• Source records

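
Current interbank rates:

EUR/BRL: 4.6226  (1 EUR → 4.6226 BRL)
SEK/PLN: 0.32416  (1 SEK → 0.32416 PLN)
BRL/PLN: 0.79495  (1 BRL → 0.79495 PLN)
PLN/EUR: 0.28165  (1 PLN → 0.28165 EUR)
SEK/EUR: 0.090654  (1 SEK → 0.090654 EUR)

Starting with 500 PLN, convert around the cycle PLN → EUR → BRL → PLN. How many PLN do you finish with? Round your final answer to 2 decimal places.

500 PLN × 0.28165 = 140.825 EUR
140.825 EUR × 4.6226 = 650.977645 BRL
650.977645 BRL × 0.79495 = 517.49467889275 PLN

517.49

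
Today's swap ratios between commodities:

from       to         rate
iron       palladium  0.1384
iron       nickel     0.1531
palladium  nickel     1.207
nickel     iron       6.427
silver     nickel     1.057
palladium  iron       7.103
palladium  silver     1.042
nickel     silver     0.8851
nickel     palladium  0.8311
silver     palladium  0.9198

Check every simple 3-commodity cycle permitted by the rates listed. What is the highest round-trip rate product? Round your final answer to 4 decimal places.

1.0736

nickel→iron→palladium→nickel: 6.427 × 0.1384 × 1.207 = 1.07362
nickel→silver→palladium→nickel: 0.8851 × 0.9198 × 1.207 = 0.98264
nickel→palladium→silver→nickel: 0.8311 × 1.042 × 1.057 = 0.91537
nickel→palladium→iron→nickel: 0.8311 × 7.103 × 0.1531 = 0.90380
Maximum is nickel→iron→palladium→nickel at 1.0736; arbitrage exists.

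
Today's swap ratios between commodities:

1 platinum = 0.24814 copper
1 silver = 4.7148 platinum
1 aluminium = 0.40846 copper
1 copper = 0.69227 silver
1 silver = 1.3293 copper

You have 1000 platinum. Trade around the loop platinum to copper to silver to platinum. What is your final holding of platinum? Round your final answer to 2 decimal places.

809.91

1000 platinum × 0.24814 = 248.14 copper
248.14 copper × 0.69227 = 171.7798778 silver
171.7798778 silver × 4.7148 = 809.90776785144 platinum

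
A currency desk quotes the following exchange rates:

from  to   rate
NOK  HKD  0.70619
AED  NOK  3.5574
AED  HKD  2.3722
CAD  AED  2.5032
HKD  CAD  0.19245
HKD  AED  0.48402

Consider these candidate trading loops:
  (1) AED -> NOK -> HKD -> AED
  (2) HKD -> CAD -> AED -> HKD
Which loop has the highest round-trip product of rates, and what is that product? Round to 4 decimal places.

1.2160

(1) 3.5574 × 0.70619 × 0.48402 = 1.21596
(2) 0.19245 × 2.5032 × 2.3722 = 1.14279
Highest is cycle (1) at 1.2160 (>1, arbitrage).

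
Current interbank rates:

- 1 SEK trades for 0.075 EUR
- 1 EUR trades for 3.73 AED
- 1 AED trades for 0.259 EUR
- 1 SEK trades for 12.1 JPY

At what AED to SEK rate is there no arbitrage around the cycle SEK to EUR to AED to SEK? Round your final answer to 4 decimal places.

Known legs of the cycle: 0.075 × 3.73 = 0.27975
For no arbitrage the full-cycle product must be 1, so the missing rate is 1 / 0.27975 ≈ 3.574620.

3.5746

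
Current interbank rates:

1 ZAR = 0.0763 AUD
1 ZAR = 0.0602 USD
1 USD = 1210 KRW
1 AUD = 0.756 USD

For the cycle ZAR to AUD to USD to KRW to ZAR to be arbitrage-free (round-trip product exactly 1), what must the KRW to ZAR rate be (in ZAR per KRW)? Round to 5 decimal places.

Known legs of the cycle: 0.0763 × 0.756 × 1210 = 69.796188
For no arbitrage the full-cycle product must be 1, so the missing rate is 1 / 69.796188 ≈ 0.0143274.

0.01433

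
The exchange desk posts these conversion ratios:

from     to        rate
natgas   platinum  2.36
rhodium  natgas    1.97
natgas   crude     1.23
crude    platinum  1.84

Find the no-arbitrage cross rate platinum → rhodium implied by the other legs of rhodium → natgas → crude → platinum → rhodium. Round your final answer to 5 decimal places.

0.22429

Known legs of the cycle: 1.97 × 1.23 × 1.84 = 4.458504
For no arbitrage the full-cycle product must be 1, so the missing rate is 1 / 4.458504 ≈ 0.2242905.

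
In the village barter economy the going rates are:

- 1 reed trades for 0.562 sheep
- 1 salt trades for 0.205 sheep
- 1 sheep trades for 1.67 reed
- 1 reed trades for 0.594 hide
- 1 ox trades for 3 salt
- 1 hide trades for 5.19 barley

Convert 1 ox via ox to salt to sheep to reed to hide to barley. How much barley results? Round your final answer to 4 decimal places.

1 ox × 3 = 3 salt
3 salt × 0.205 = 0.615 sheep
0.615 sheep × 1.67 = 1.02705 reed
1.02705 reed × 0.594 = 0.6100677 hide
0.6100677 hide × 5.19 = 3.166251363 barley

3.1663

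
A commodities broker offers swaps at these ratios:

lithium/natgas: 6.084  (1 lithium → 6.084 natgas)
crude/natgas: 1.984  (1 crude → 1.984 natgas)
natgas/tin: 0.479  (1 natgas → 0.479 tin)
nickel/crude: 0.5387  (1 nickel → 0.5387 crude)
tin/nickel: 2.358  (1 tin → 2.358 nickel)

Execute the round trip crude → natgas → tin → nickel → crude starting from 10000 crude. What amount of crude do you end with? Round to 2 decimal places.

10000 crude × 1.984 = 19840 natgas
19840 natgas × 0.479 = 9503.36 tin
9503.36 tin × 2.358 = 22408.92288 nickel
22408.92288 nickel × 0.5387 = 12071.686755456 crude

12071.69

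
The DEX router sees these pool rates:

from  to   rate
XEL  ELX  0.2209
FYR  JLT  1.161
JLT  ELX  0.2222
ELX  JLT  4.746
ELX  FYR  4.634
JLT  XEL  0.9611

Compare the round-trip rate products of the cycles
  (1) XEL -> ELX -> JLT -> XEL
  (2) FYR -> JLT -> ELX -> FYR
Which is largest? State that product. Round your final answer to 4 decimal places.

(1) 0.2209 × 4.746 × 0.9611 = 1.00761
(2) 1.161 × 0.2222 × 4.634 = 1.19545
Highest is cycle (2) at 1.1955 (>1, arbitrage).

1.1955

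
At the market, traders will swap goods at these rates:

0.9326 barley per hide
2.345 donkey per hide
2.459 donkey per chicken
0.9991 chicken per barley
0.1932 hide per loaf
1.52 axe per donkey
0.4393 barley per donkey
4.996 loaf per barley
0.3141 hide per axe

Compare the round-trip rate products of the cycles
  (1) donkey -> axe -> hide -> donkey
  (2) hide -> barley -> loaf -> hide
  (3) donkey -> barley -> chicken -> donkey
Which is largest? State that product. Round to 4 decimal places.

(1) 1.52 × 0.3141 × 2.345 = 1.11958
(2) 0.9326 × 4.996 × 0.1932 = 0.90017
(3) 0.4393 × 0.9991 × 2.459 = 1.07927
Highest is cycle (1) at 1.1196 (>1, arbitrage).

1.1196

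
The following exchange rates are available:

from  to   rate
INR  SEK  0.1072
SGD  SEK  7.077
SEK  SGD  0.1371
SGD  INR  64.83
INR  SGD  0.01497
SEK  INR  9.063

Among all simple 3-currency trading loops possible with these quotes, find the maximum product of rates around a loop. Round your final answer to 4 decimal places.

0.9602

SGD→SEK→INR→SGD: 7.077 × 9.063 × 0.01497 = 0.96016
SGD→INR→SEK→SGD: 64.83 × 0.1072 × 0.1371 = 0.95281
Maximum is SGD→SEK→INR→SGD at 0.9602; no arbitrage — every cycle loses value.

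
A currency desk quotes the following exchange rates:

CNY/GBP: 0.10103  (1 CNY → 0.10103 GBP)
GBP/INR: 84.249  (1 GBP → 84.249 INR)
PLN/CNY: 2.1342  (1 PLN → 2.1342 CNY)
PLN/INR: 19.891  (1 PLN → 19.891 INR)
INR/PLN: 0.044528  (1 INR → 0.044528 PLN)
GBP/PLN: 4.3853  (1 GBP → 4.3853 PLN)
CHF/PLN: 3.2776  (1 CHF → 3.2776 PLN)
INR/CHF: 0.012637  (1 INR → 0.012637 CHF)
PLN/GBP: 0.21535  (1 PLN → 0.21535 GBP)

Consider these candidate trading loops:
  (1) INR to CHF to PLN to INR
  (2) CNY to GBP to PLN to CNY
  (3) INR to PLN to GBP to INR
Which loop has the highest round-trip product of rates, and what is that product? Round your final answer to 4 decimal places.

0.9456

(1) 0.012637 × 3.2776 × 19.891 = 0.82387
(2) 0.10103 × 4.3853 × 2.1342 = 0.94555
(3) 0.044528 × 0.21535 × 84.249 = 0.80787
Highest is cycle (2) at 0.9456 (≤1, no arbitrage).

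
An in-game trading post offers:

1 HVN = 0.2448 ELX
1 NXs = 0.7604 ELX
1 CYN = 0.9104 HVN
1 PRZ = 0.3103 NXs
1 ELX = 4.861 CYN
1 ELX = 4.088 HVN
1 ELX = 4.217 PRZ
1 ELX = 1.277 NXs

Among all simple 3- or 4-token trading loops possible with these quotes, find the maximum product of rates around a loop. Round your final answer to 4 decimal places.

1.0834

HVN→ELX→CYN→HVN: 0.2448 × 4.861 × 0.9104 = 1.08335
NXs→ELX→PRZ→NXs: 0.7604 × 4.217 × 0.3103 = 0.99501
Maximum is HVN→ELX→CYN→HVN at 1.0834; arbitrage exists.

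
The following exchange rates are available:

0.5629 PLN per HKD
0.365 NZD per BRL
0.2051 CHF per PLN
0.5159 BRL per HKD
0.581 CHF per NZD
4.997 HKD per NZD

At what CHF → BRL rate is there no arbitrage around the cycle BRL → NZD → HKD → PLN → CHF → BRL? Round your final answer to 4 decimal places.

4.7490

Known legs of the cycle: 0.365 × 4.997 × 0.5629 × 0.2051 = 0.21057127313495
For no arbitrage the full-cycle product must be 1, so the missing rate is 1 / 0.21057127313495 ≈ 4.748986.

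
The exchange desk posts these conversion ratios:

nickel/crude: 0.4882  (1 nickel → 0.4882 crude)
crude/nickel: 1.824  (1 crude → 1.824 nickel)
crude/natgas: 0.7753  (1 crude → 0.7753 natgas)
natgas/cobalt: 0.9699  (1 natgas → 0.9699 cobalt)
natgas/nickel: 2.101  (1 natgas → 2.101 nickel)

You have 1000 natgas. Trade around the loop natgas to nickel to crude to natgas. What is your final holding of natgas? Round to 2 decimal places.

795.23

1000 natgas × 2.101 = 2101 nickel
2101 nickel × 0.4882 = 1025.7082 crude
1025.7082 crude × 0.7753 = 795.23156746 natgas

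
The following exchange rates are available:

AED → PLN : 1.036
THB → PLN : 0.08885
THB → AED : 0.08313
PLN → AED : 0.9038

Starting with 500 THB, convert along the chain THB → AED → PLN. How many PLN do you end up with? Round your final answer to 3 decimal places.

43.061

500 THB × 0.08313 = 41.565 AED
41.565 AED × 1.036 = 43.06134 PLN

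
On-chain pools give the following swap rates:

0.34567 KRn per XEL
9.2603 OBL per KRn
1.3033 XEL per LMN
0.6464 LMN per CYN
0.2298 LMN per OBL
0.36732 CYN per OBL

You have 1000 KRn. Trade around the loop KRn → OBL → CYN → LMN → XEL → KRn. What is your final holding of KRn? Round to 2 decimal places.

990.55

1000 KRn × 9.2603 = 9260.3 OBL
9260.3 OBL × 0.36732 = 3401.493396 CYN
3401.493396 CYN × 0.6464 = 2198.7253311744 LMN
2198.7253311744 LMN × 1.3033 = 2865.59872411959552 XEL
2865.59872411959552 XEL × 0.34567 = 990.5515109664205833984 KRn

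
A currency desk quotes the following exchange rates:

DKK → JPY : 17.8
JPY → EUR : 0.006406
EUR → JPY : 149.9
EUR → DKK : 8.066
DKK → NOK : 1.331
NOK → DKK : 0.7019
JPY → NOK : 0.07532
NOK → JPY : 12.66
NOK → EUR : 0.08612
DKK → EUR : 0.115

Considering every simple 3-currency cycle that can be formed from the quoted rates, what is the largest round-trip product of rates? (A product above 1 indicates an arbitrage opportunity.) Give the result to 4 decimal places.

0.9723

NOK→EUR→JPY→NOK: 0.08612 × 149.9 × 0.07532 = 0.97234
NOK→DKK→JPY→NOK: 0.7019 × 17.8 × 0.07532 = 0.94103
NOK→EUR→DKK→NOK: 0.08612 × 8.066 × 1.331 = 0.92457
JPY→EUR→DKK→JPY: 0.006406 × 8.066 × 17.8 = 0.91974
Maximum is NOK→EUR→JPY→NOK at 0.9723; no arbitrage — every cycle loses value.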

• Directions for this task
Which lines of the records above contain the word "donkey"? Show each of them.

• Exercise result
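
2.345 donkey per hide
2.459 donkey per chicken
1.52 axe per donkey
0.4393 barley per donkey
  (1) donkey -> axe -> hide -> donkey
  (3) donkey -> barley -> chicken -> donkey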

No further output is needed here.